-------- Records provided

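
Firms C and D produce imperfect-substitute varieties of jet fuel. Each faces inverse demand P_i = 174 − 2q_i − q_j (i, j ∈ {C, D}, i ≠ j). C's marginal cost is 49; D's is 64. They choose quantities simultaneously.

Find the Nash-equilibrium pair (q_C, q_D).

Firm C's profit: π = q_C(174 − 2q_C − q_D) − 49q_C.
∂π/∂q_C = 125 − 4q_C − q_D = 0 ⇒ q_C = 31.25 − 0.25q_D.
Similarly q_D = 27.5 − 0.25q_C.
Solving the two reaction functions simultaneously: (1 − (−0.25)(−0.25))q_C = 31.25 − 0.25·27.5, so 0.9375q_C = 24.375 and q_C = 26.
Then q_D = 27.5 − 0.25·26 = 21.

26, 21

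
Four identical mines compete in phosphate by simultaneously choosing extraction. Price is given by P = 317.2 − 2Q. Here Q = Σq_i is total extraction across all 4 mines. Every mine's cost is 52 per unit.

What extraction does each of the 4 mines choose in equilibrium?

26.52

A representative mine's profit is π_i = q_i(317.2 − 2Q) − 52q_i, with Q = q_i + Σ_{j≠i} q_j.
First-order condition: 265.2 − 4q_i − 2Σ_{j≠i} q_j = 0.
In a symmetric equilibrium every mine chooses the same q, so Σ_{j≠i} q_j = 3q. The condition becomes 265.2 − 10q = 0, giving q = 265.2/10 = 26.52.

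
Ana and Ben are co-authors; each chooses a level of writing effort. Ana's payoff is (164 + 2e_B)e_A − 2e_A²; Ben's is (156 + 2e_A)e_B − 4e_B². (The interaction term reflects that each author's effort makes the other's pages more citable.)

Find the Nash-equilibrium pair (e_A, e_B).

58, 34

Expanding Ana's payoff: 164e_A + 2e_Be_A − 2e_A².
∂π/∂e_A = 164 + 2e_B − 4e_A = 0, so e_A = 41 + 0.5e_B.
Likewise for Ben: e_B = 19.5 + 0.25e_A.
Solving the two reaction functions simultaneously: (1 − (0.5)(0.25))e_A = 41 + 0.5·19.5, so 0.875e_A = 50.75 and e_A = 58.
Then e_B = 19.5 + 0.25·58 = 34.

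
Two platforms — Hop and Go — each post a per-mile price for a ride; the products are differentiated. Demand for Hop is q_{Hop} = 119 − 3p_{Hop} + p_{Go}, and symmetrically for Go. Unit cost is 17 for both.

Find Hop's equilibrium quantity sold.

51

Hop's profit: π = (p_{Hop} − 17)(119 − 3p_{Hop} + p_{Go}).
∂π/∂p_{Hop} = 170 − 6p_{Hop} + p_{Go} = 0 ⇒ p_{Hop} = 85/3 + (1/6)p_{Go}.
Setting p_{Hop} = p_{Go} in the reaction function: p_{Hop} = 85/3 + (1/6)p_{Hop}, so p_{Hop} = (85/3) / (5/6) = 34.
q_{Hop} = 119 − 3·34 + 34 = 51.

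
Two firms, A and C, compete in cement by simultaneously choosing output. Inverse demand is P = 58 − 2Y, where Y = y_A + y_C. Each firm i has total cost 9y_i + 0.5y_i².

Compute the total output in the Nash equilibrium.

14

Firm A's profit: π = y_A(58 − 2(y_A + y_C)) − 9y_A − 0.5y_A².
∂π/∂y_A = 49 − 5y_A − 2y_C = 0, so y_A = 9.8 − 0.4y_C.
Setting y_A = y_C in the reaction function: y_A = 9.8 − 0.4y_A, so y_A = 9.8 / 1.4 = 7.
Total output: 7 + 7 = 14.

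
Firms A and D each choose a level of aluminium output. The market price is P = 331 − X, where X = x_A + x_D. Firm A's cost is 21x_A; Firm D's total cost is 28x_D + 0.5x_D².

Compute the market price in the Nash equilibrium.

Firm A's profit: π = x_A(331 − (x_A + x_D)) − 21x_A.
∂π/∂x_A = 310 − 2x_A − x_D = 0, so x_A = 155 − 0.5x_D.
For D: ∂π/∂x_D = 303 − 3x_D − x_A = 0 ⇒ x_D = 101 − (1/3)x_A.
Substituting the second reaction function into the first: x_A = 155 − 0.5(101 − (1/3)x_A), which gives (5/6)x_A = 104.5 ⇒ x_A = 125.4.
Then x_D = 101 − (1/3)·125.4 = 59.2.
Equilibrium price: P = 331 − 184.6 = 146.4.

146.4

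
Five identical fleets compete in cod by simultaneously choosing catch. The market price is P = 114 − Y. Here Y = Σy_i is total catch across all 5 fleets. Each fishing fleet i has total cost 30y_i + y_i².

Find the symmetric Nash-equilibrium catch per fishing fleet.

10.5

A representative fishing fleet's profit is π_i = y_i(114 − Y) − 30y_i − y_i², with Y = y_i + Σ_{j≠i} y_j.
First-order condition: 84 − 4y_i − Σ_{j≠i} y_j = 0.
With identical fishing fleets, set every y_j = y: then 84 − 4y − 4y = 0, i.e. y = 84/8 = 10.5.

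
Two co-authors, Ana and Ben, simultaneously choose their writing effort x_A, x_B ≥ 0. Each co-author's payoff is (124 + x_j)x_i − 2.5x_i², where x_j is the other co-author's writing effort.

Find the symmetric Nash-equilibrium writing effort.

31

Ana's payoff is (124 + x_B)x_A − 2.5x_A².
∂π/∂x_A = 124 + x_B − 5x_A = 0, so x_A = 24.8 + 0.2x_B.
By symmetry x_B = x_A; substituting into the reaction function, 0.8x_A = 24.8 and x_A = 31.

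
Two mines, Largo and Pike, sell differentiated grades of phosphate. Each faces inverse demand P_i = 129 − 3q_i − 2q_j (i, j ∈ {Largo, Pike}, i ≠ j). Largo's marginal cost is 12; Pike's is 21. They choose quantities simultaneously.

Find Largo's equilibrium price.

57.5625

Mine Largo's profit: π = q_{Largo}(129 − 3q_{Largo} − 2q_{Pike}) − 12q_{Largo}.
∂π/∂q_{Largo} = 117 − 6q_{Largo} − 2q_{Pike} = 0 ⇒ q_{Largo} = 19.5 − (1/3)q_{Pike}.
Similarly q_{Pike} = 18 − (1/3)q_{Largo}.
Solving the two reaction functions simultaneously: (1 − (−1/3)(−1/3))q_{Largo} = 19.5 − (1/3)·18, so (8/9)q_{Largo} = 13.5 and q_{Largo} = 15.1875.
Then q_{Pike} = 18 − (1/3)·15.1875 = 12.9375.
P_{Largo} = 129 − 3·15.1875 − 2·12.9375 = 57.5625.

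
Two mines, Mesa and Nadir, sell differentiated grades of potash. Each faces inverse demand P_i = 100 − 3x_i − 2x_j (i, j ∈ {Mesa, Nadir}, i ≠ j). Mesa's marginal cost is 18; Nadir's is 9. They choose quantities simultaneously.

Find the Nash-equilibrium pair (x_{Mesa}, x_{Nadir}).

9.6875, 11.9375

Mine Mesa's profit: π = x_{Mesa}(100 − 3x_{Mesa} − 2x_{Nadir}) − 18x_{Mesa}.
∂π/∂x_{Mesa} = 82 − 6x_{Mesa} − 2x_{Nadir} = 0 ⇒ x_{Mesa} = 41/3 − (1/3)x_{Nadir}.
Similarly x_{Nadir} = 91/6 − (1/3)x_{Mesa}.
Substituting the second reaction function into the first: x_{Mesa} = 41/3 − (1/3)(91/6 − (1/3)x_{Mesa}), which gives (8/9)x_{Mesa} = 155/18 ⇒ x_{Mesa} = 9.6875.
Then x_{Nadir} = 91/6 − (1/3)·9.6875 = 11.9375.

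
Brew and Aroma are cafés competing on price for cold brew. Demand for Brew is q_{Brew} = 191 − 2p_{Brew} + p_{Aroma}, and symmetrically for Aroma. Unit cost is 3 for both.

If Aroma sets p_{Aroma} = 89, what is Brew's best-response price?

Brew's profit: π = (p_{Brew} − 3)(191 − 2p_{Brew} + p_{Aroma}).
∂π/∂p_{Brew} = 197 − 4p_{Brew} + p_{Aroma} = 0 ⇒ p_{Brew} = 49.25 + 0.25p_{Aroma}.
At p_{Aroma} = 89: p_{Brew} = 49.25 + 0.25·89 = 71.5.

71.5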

----------------
-------- Records provided

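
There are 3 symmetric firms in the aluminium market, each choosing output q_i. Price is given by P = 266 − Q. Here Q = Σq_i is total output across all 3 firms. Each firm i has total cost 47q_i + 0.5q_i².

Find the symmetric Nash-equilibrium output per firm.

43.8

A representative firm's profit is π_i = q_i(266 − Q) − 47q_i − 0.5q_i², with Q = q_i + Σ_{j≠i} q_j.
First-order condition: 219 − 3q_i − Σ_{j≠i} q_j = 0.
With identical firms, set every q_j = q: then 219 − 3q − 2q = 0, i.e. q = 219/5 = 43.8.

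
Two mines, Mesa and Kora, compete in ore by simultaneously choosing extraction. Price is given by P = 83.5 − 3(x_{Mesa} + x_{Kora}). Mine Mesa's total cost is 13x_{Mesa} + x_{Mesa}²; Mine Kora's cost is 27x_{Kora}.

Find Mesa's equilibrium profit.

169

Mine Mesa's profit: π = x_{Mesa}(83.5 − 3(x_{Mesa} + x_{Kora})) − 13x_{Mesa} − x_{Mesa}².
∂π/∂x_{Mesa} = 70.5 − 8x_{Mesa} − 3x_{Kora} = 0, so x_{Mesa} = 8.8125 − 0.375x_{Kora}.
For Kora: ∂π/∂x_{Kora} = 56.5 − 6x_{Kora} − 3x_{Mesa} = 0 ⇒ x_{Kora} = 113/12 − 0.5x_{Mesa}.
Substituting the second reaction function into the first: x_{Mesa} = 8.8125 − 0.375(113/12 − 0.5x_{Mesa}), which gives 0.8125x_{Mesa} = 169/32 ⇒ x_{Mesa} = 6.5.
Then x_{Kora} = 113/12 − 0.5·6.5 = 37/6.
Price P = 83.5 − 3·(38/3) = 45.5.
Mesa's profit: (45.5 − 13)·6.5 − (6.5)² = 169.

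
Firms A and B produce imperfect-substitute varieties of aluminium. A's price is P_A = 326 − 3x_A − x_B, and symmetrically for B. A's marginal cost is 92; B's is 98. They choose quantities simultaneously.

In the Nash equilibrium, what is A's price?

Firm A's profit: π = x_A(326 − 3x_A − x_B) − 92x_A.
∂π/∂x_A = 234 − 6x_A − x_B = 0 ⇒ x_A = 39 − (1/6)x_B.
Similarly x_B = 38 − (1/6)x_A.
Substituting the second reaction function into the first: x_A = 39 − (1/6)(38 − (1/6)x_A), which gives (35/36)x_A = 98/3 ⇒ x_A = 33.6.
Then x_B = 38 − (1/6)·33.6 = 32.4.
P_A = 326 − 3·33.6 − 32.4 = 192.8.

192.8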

----------------

What to work on: Filter the data, keeping only the lines that contain "authors".

Answer to this task:
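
Ana and Ben are co-authors; each chooses a level of writing effort. Ana's payoff is (164 + 2e_B)e_A − 2e_A²; Ben's is (156 + 2e_A)e_B − 4e_B². (The interaction term reflects that each author's effort makes the other's pages more citable.)
Two co-authors, Ana and Ben, simultaneously choose their writing effort x_A, x_B ≥ 0. Each co-author's payoff is (124 + x_j)x_i − 2.5x_i², where x_j is the other co-author's writing effort.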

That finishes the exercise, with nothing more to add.